Work order
Copy each line of the entries below that contains the string "binary".

Information supplied
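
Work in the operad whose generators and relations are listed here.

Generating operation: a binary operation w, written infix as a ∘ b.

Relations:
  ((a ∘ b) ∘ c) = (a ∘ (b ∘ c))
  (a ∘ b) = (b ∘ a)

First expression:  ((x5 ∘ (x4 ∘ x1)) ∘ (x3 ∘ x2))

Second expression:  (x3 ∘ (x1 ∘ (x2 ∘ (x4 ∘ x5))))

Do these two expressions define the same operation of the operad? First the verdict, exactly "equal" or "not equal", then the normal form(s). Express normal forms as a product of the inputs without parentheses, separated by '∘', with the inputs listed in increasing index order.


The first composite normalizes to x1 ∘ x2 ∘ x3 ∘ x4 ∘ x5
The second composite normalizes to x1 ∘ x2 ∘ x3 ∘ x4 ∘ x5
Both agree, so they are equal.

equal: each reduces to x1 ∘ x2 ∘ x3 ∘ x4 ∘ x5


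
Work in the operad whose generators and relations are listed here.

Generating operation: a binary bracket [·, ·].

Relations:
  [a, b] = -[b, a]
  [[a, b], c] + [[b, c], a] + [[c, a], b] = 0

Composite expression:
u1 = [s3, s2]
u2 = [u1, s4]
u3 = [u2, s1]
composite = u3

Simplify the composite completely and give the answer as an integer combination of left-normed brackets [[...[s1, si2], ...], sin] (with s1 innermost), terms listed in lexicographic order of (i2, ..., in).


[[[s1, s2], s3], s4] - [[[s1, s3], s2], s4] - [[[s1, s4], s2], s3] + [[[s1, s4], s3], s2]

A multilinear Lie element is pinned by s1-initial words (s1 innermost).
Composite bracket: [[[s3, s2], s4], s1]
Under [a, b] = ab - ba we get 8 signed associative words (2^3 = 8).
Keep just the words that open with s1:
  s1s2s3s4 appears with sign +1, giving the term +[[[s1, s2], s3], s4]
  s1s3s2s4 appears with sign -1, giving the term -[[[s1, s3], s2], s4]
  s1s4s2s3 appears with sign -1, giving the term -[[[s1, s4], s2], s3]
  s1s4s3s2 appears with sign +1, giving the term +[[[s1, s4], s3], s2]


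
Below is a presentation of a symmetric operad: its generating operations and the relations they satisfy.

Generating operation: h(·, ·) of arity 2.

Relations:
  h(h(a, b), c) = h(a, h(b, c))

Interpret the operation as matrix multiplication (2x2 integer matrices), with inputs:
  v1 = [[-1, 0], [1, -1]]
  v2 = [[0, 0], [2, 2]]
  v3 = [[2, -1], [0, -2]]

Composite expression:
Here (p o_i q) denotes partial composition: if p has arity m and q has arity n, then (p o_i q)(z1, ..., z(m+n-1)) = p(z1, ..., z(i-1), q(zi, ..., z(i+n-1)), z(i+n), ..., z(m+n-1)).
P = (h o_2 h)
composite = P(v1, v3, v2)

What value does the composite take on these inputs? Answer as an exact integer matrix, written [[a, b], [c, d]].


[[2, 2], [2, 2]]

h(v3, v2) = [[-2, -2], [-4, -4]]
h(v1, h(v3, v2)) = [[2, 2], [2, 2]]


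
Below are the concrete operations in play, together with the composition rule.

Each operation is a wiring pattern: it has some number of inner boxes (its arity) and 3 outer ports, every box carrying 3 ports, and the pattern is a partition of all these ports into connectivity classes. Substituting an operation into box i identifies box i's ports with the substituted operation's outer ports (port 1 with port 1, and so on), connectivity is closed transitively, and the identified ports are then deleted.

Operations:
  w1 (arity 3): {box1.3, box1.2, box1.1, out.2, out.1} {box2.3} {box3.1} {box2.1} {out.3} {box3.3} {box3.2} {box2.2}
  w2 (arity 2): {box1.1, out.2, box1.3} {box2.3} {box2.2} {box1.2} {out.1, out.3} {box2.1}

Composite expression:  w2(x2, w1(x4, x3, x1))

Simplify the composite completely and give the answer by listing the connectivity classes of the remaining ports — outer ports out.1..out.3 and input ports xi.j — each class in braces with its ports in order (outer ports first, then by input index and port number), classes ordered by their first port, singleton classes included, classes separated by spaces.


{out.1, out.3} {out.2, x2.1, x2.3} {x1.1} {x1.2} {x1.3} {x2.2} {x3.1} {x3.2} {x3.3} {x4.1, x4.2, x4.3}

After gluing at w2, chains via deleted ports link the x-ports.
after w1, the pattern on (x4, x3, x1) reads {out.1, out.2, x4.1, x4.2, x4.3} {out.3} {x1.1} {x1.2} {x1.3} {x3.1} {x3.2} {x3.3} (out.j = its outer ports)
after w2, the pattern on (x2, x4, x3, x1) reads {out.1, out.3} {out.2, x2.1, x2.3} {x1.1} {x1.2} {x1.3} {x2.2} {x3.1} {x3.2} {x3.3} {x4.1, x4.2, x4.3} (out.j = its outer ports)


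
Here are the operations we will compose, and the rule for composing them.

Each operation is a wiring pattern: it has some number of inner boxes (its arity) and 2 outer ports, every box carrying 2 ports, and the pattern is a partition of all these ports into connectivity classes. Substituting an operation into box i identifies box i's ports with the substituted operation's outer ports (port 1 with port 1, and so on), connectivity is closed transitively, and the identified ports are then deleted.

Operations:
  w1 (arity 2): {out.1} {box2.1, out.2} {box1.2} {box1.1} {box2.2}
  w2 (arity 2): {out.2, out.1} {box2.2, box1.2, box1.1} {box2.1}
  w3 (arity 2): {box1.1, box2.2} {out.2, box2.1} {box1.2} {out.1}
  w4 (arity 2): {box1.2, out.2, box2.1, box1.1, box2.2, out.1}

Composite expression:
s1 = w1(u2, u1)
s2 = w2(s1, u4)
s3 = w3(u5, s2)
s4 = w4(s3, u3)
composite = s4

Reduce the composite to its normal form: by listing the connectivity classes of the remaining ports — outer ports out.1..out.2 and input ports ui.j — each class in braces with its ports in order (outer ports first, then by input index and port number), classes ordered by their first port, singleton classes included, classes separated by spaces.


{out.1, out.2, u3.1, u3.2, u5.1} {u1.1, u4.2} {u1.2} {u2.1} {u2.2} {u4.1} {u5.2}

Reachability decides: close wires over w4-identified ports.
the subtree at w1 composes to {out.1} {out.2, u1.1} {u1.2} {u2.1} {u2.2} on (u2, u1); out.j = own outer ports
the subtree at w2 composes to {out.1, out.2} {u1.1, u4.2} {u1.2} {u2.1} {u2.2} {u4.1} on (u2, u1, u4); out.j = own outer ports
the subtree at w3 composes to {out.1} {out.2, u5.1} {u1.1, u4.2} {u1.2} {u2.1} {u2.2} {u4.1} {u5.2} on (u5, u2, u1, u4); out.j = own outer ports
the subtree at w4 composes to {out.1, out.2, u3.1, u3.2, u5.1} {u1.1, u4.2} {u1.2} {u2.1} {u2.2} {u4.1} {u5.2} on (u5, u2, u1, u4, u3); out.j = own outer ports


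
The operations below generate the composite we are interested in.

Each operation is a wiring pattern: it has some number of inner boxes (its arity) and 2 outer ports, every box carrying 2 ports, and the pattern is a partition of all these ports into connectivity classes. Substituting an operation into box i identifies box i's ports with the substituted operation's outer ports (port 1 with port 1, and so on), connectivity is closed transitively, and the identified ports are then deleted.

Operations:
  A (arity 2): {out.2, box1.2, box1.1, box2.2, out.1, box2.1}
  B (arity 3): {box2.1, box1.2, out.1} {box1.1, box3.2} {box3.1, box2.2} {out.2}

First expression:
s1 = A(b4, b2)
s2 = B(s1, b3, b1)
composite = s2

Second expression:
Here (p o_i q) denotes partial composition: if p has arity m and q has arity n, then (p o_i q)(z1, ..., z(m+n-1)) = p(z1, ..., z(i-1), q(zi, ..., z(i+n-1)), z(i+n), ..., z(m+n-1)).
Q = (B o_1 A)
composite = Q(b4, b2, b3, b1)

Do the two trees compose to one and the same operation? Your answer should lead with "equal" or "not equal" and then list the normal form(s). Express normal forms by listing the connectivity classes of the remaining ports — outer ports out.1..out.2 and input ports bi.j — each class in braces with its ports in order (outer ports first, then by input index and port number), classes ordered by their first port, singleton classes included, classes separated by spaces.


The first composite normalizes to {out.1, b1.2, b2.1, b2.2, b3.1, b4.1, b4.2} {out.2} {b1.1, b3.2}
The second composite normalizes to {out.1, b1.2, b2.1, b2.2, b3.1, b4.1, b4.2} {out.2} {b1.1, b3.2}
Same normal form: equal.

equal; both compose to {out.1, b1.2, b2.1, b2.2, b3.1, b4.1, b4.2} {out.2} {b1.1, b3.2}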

Solution
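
Generating operation: a binary operation w, written infix as a ∘ b.
Generating operation: a binary bracket [·, ·].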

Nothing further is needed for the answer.